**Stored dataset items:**
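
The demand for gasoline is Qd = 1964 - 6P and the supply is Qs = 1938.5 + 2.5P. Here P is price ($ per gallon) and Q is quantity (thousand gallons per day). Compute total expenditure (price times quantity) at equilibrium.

At equilibrium Qd = Qs, so 1964 - 6P = 1938.5 + 2.5P; collecting terms, 25.5 = 8.5P and P* = 3.
Plugging P* into demand: Q* = 1964 - 6(3) = 1946.
Total expenditure = P* × Q* = 3 × 1946 = 5838.

Total expenditure = 5838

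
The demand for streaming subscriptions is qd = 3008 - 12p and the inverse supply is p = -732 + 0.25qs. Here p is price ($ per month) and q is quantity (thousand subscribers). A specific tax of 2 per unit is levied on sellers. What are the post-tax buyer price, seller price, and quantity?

p_b = 5.5, p_s = 3.5, q = 2942

Solving each curve for q: qs = 2928 + 4p.
With a tax of 2 on sellers, they supply based on the net price p_s = p_b - 2, so qs = 2920 + 4p_b.
Set qd = qs: 3008 - 12p_b = 2920 + 4p_b, so 88 = 16p_b and p_b = 5.5.
Then p_s = 5.5 - 2 = 3.5 and q = 3008 - 12(5.5) = 2942.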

**Exercise:** Output every record above a second time, exactly.

**Exercise response:**
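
The demand for gasoline is Qd = 1964 - 6P and the supply is Qs = 1938.5 + 2.5P. Here P is price ($ per gallon) and Q is quantity (thousand gallons per day). Compute total expenditure (price times quantity) at equilibrium.

At equilibrium Qd = Qs, so 1964 - 6P = 1938.5 + 2.5P; collecting terms, 25.5 = 8.5P and P* = 3.
Plugging P* into demand: Q* = 1964 - 6(3) = 1946.
Total expenditure = P* × Q* = 3 × 1946 = 5838.

Total expenditure = 5838

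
The demand for streaming subscriptions is qd = 3008 - 12p and the inverse supply is p = -732 + 0.25qs. Here p is price ($ per month) and q is quantity (thousand subscribers). A specific tax of 2 per unit is levied on sellers. What are the post-tax buyer price, seller price, and quantity?

p_b = 5.5, p_s = 3.5, q = 2942

Solving each curve for q: qs = 2928 + 4p.
With a tax of 2 on sellers, they supply based on the net price p_s = p_b - 2, so qs = 2920 + 4p_b.
Set qd = qs: 3008 - 12p_b = 2920 + 4p_b, so 88 = 16p_b and p_b = 5.5.
Then p_s = 5.5 - 2 = 3.5 and q = 3008 - 12(5.5) = 2942.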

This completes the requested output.